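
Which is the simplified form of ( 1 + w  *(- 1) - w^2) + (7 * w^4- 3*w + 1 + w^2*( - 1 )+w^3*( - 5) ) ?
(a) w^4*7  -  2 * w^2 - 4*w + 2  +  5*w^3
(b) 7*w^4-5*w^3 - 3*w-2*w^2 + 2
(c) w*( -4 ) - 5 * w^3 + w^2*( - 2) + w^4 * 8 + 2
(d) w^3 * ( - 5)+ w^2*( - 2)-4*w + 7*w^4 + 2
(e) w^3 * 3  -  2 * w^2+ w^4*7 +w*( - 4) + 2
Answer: d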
+ + + + + + +
Task requirements: Repeat the data in full, exactly as supplied.

Result:
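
Which is the simplified form of ( 1 + w  *(- 1) - w^2) + (7 * w^4- 3*w + 1 + w^2*( - 1 )+w^3*( - 5) ) ?
(a) w^4*7  -  2 * w^2 - 4*w + 2  +  5*w^3
(b) 7*w^4-5*w^3 - 3*w-2*w^2 + 2
(c) w*( -4 ) - 5 * w^3 + w^2*( - 2) + w^4 * 8 + 2
(d) w^3 * ( - 5)+ w^2*( - 2)-4*w + 7*w^4 + 2
(e) w^3 * 3  -  2 * w^2+ w^4*7 +w*( - 4) + 2
Answer: d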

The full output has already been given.